**EXERCISE PROMPT:**
Where the material below has a line containing "If a single", start repeating exactly, and keep going through the line containing "The applied stress", with no other lines.

**EXERCISE DATA:**
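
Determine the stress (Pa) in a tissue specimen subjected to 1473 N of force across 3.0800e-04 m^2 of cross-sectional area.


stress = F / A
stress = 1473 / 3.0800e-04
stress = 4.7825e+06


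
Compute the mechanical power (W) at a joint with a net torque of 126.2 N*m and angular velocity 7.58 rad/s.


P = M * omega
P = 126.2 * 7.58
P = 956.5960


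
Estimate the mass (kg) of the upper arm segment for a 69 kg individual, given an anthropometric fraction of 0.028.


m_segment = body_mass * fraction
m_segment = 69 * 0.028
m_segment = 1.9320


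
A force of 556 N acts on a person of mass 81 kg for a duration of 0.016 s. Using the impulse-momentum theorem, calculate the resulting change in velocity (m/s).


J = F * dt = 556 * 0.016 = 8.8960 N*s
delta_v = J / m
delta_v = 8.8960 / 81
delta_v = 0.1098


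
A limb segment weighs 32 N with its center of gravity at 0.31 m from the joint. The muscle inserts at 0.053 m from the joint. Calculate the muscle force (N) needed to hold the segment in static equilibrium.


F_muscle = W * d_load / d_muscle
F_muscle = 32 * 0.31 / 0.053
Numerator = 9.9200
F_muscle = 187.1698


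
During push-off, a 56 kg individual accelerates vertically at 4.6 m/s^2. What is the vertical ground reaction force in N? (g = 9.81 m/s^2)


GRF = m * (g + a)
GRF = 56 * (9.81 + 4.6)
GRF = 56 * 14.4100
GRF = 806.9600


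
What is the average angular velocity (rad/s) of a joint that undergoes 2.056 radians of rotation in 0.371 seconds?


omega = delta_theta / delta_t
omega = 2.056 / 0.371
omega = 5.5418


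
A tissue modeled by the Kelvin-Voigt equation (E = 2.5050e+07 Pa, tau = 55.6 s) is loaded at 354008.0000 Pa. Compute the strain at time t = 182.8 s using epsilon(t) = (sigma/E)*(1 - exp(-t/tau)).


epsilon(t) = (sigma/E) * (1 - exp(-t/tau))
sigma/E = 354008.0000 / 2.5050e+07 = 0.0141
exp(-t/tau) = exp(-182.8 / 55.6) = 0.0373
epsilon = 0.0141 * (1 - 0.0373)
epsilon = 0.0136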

* * *

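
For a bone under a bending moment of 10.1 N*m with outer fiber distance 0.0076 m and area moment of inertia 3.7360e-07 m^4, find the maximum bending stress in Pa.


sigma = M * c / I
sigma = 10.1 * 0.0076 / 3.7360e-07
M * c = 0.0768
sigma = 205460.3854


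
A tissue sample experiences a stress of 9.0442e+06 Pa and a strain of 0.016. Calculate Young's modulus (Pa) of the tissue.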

* * *

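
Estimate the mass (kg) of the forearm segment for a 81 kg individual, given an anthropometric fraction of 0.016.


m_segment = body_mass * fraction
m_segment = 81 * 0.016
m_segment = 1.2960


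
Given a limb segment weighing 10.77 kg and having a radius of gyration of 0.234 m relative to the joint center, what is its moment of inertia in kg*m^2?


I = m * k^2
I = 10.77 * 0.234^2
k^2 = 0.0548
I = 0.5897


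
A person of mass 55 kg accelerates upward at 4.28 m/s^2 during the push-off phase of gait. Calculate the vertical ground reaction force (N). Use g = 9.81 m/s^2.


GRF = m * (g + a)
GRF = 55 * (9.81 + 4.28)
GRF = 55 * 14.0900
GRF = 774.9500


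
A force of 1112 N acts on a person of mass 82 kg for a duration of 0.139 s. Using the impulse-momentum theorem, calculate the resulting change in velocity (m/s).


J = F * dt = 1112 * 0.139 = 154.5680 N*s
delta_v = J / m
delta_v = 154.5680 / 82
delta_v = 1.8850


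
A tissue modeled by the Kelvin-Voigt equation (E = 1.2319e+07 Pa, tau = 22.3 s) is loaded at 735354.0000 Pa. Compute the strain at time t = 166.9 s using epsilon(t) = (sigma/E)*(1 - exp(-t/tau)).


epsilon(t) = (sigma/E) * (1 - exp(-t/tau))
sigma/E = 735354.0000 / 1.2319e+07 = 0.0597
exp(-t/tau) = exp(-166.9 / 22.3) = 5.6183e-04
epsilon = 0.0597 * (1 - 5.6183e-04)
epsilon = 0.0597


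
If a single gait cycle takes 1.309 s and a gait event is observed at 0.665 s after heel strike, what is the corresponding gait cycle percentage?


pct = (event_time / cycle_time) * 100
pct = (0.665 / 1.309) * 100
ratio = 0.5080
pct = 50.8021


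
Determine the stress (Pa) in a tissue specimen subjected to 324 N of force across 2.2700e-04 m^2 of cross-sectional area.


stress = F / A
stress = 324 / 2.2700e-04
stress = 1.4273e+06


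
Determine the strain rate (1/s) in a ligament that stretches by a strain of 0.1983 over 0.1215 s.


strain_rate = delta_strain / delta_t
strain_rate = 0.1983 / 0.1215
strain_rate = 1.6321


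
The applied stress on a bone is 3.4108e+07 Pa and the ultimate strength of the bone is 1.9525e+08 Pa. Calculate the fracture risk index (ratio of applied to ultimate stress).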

**REPLY TO THE TASK:**
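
If a single gait cycle takes 1.309 s and a gait event is observed at 0.665 s after heel strike, what is the corresponding gait cycle percentage?


pct = (event_time / cycle_time) * 100
pct = (0.665 / 1.309) * 100
ratio = 0.5080
pct = 50.8021


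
Determine the stress (Pa) in a tissue specimen subjected to 324 N of force across 2.2700e-04 m^2 of cross-sectional area.


stress = F / A
stress = 324 / 2.2700e-04
stress = 1.4273e+06


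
Determine the strain rate (1/s) in a ligament that stretches by a strain of 0.1983 over 0.1215 s.


strain_rate = delta_strain / delta_t
strain_rate = 0.1983 / 0.1215
strain_rate = 1.6321


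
The applied stress on a bone is 3.4108e+07 Pa and the ultimate strength of the bone is 1.9525e+08 Pa. Calculate the fracture risk index (ratio of applied to ultimate stress).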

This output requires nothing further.